> [Data]:
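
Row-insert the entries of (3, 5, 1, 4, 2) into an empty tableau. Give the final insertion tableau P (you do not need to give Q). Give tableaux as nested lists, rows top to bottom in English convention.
P = [[1, 2], [3, 4], [5]]

Insert 3: appended to row 1. P = [[3]].
Insert 5: appended to row 1. P = [[3, 5]].
Insert 1: 1 bumps 3 from row 1; 3 starts row 2. P = [[1, 5], [3]].
Insert 4: 4 bumps 5 from row 1; 5 appends to row 2. P = [[1, 4], [3, 5]].
Insert 2: 2 bumps 4 from row 1; 4 bumps 5 from row 2; 5 starts row 3. P = [[1, 2], [3, 4], [5]].

So P = [[1, 2], [3, 4], [5]].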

> [Exercise instructions]:
All of the data above must be repeated exactly.

> [Reply to the exercise]:
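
Row-insert the entries of (3, 5, 1, 4, 2) into an empty tableau. Give the final insertion tableau P (you do not need to give Q). Give tableaux as nested lists, rows top to bottom in English convention.
P = [[1, 2], [3, 4], [5]]

Insert 3: appended to row 1. P = [[3]].
Insert 5: appended to row 1. P = [[3, 5]].
Insert 1: 1 bumps 3 from row 1; 3 starts row 2. P = [[1, 5], [3]].
Insert 4: 4 bumps 5 from row 1; 5 appends to row 2. P = [[1, 4], [3, 5]].
Insert 2: 2 bumps 4 from row 1; 4 bumps 5 from row 2; 5 starts row 3. P = [[1, 2], [3, 4], [5]].

So P = [[1, 2], [3, 4], [5]].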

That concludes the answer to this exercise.